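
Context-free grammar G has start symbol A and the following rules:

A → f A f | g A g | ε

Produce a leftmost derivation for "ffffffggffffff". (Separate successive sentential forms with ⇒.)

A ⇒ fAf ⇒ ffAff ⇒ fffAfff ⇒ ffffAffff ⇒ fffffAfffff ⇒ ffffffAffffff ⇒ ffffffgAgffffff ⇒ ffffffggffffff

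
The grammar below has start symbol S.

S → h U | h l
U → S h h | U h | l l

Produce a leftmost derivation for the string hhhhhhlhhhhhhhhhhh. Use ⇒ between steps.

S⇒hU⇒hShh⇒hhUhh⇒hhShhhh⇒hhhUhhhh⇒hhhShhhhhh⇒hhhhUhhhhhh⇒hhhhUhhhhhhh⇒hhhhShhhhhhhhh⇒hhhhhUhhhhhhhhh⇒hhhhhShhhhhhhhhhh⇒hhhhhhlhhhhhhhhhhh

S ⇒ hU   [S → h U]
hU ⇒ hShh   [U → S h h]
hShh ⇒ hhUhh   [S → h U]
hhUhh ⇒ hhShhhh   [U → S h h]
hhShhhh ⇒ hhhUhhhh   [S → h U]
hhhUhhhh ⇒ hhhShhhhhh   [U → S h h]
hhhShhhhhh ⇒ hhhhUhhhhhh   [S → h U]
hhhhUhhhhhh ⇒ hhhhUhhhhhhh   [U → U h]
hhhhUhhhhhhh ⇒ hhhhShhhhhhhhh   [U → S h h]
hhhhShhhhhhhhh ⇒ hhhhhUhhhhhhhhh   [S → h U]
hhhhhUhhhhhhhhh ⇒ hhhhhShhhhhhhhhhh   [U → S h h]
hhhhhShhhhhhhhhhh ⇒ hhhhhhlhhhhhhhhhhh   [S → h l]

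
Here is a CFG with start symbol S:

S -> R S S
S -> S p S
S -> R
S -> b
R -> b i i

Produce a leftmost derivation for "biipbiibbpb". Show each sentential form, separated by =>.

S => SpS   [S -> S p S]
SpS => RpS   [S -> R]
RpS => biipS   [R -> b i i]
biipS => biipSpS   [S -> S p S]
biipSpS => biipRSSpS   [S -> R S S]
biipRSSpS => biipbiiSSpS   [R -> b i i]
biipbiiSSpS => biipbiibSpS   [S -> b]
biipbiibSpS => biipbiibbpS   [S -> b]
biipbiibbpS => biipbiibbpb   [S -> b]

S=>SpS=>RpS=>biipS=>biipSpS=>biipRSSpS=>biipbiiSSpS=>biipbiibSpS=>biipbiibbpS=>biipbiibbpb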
******
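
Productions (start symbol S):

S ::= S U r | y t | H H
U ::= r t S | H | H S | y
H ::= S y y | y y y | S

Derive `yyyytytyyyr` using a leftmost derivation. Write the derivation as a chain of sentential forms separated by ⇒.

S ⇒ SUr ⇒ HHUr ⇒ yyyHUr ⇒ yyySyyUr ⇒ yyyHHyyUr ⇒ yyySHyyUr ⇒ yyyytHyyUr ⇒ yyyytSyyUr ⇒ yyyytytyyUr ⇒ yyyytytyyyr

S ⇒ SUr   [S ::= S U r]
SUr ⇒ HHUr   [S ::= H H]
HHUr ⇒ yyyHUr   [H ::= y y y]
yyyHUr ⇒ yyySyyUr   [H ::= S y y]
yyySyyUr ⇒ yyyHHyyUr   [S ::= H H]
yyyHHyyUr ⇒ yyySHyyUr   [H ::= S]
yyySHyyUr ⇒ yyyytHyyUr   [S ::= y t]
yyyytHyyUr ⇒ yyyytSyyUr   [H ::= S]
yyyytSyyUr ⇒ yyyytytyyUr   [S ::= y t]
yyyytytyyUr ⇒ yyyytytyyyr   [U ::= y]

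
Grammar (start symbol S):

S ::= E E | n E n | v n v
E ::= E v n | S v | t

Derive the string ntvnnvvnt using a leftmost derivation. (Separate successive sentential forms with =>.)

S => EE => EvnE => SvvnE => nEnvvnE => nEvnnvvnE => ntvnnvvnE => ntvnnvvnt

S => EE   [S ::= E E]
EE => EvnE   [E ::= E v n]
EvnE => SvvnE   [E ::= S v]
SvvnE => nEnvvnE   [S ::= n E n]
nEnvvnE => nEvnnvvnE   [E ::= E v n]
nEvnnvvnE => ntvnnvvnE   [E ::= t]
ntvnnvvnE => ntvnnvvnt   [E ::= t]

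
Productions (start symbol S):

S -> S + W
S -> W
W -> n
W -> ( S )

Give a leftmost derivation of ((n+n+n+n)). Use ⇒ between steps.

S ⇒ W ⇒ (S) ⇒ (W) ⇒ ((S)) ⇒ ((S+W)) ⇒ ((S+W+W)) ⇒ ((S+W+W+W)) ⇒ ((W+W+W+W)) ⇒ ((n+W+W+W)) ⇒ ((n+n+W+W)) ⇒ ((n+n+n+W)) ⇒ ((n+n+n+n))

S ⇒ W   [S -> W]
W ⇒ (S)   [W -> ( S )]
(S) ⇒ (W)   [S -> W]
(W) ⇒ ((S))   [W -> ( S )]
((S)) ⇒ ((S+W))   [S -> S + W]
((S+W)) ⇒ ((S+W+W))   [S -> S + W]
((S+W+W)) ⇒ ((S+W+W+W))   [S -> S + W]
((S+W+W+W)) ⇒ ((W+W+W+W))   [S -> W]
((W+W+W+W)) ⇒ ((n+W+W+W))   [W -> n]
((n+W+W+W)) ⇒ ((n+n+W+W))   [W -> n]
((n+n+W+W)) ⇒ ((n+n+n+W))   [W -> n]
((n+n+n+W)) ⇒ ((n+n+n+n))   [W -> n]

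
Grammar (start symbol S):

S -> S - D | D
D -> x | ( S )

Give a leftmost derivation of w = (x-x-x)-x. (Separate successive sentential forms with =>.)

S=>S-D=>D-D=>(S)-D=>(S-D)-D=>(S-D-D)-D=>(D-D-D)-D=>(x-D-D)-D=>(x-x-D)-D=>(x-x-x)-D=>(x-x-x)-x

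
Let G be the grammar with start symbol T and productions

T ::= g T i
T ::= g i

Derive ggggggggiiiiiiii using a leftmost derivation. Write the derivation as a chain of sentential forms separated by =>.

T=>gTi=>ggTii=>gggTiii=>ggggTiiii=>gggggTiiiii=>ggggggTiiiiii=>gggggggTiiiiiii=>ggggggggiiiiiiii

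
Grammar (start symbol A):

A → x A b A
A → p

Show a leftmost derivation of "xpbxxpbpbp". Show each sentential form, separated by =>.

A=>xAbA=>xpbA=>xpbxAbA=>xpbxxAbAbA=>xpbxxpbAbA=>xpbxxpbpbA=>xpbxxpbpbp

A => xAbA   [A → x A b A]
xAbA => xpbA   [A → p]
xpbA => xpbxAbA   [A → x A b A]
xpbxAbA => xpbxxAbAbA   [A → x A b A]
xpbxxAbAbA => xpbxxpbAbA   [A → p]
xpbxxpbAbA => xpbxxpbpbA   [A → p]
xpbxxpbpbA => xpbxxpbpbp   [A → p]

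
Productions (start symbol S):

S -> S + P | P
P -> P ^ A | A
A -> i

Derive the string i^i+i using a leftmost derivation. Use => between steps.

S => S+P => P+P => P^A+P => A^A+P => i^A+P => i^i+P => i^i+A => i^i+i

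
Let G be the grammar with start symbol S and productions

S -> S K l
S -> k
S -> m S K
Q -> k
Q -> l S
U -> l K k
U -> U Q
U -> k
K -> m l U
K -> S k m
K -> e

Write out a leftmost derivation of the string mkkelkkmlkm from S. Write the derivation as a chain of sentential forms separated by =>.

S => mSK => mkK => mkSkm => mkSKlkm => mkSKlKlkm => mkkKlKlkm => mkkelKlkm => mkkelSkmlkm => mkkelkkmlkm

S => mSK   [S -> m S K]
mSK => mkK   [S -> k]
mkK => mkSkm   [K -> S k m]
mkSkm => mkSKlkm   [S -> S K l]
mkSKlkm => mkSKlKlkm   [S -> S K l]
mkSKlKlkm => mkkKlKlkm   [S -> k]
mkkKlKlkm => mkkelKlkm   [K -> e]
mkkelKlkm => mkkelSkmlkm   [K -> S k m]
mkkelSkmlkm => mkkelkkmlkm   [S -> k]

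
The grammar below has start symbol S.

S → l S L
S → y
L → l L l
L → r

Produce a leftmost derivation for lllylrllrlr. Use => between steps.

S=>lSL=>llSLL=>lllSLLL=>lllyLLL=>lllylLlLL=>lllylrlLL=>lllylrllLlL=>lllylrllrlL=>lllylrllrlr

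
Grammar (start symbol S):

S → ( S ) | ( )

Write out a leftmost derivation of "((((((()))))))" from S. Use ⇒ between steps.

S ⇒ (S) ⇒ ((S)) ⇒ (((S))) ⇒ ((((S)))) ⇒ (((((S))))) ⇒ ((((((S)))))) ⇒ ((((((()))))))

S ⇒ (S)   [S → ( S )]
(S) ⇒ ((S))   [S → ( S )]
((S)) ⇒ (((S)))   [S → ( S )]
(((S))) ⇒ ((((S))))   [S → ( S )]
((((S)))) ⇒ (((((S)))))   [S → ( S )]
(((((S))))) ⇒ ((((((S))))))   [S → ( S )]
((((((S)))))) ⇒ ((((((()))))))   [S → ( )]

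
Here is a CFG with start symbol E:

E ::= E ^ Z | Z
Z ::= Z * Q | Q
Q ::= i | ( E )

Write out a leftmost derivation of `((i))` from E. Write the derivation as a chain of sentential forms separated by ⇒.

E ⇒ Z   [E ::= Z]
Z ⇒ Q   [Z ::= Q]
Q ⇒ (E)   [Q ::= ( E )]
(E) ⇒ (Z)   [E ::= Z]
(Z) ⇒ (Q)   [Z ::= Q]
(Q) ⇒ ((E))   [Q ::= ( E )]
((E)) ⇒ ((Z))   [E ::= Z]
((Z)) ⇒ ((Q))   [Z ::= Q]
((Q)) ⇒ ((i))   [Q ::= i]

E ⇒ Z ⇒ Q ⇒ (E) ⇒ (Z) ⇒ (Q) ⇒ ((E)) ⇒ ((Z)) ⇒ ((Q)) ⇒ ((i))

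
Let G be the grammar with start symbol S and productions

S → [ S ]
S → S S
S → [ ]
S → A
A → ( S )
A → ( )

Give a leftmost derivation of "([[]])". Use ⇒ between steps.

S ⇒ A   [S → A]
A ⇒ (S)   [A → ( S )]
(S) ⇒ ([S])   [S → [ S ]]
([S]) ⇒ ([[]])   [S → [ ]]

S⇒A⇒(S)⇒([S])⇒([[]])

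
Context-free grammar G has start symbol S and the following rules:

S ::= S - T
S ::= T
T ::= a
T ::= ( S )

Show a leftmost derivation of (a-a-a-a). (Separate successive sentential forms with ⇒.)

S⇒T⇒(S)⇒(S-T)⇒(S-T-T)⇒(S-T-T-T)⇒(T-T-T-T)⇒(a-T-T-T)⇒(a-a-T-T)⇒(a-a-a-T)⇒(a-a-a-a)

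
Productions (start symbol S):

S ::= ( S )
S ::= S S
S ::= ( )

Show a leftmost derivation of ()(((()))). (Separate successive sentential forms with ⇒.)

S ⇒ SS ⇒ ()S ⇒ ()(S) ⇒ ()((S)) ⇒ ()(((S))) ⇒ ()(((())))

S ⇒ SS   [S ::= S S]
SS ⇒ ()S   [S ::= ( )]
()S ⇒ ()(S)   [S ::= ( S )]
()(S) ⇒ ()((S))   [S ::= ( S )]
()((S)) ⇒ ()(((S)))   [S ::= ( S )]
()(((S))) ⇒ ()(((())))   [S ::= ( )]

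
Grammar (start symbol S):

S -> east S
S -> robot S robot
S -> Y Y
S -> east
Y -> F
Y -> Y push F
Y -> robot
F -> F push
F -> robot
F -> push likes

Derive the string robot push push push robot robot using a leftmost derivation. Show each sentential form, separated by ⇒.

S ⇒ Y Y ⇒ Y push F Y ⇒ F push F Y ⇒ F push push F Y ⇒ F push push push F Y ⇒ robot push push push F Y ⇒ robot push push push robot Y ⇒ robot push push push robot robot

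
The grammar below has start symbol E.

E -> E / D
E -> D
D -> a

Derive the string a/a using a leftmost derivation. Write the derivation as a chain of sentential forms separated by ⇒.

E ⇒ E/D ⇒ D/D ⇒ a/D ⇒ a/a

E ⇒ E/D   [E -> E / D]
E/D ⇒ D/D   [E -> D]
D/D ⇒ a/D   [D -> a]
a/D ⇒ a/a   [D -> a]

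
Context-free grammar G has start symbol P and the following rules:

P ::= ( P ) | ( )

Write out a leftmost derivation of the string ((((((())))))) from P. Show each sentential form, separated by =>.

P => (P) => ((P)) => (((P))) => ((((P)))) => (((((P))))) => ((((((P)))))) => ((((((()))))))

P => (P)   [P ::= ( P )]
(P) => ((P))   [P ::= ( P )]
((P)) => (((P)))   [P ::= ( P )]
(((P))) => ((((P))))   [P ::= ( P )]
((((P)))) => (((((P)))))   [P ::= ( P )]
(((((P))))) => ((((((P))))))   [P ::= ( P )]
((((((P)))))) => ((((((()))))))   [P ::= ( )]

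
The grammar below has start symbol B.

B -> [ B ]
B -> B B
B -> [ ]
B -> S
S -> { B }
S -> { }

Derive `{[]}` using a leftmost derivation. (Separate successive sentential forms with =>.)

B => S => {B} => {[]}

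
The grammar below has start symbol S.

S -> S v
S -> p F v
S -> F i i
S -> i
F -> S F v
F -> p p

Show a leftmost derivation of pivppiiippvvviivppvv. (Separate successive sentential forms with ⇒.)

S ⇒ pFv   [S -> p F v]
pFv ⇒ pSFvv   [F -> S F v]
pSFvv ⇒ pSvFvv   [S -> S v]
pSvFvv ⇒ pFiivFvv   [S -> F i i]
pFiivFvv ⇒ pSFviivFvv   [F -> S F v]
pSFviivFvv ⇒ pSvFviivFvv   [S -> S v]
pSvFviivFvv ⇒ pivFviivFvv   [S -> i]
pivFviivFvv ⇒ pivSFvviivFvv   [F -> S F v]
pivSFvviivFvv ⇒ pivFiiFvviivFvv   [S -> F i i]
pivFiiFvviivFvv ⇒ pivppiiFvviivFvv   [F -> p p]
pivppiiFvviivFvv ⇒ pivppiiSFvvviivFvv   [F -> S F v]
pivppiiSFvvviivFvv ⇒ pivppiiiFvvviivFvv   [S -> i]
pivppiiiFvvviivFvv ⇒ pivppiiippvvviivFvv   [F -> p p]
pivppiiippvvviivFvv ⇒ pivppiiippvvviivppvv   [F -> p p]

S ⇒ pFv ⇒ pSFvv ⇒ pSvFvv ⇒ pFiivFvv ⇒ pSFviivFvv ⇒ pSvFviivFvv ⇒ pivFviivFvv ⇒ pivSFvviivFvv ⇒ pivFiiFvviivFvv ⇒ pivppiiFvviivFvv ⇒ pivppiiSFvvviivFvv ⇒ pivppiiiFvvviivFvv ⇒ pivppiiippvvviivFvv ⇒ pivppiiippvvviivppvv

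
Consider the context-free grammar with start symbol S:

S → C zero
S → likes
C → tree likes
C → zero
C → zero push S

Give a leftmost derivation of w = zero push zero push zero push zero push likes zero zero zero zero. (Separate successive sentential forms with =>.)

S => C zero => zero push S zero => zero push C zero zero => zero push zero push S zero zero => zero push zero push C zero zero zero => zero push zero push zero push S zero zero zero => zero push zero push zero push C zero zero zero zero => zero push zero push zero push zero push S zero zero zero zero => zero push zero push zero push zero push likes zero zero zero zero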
******
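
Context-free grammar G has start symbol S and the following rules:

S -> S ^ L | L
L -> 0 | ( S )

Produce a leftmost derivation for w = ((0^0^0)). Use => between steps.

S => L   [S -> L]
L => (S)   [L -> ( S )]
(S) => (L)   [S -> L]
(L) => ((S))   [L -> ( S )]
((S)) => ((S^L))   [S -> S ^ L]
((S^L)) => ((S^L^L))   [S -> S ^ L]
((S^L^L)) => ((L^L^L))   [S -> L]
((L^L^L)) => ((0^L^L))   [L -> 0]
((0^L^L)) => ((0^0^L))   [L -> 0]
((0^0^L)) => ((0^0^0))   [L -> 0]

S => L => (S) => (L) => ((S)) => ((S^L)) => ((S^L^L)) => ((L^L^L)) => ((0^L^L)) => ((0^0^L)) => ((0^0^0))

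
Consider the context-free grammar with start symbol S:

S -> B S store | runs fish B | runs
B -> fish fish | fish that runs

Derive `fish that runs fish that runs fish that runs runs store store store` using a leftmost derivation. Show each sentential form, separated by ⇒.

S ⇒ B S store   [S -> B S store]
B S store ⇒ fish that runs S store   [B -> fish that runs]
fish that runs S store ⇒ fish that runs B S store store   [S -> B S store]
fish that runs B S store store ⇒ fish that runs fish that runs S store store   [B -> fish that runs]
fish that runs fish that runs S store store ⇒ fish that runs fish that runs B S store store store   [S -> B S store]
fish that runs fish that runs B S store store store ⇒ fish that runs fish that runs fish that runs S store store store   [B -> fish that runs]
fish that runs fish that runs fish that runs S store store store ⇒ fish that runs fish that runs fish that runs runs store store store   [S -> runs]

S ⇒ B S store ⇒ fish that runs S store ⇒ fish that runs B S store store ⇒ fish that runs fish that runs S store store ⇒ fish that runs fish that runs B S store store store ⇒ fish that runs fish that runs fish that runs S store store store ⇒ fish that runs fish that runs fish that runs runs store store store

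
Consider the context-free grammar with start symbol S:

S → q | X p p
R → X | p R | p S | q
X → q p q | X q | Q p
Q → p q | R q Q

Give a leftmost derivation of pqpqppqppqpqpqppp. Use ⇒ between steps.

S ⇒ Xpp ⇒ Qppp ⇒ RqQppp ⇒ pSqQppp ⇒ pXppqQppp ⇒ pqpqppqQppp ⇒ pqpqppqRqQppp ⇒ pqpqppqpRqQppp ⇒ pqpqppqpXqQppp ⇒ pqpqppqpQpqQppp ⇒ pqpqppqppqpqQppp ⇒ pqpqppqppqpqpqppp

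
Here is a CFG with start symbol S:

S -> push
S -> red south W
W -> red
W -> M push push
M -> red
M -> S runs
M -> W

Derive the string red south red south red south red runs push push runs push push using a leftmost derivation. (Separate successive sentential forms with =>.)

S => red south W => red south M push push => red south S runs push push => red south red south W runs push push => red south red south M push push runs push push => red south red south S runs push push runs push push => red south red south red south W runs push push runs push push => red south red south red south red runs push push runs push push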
******
• [What needs to be done]: Gather and copy every line of the data in which the string "rules" is found.

• [Your response]:
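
Context-free grammar G has start symbol A and the following rules:
Context-free grammar G has start symbol S and the following rules:
Context-free grammar G has start symbol P and the following rules:
Context-free grammar G has start symbol S and the following rules: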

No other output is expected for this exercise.